* PROBLEM: Provide the data again exactly, including every line that follows.

*** Block opens ***

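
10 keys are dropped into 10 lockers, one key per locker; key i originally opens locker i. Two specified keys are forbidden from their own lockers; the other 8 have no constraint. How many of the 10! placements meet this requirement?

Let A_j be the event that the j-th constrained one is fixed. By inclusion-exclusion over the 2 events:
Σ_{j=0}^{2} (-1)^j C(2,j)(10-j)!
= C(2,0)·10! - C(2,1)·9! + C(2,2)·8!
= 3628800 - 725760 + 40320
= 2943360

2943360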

*** Block closes ***

* SOLUTION:
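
10 keys are dropped into 10 lockers, one key per locker; key i originally opens locker i. Two specified keys are forbidden from their own lockers; the other 8 have no constraint. How many of the 10! placements meet this requirement?

Let A_j be the event that the j-th constrained one is fixed. By inclusion-exclusion over the 2 events:
Σ_{j=0}^{2} (-1)^j C(2,j)(10-j)!
= C(2,0)·10! - C(2,1)·9! + C(2,2)·8!
= 3628800 - 725760 + 40320
= 2943360

2943360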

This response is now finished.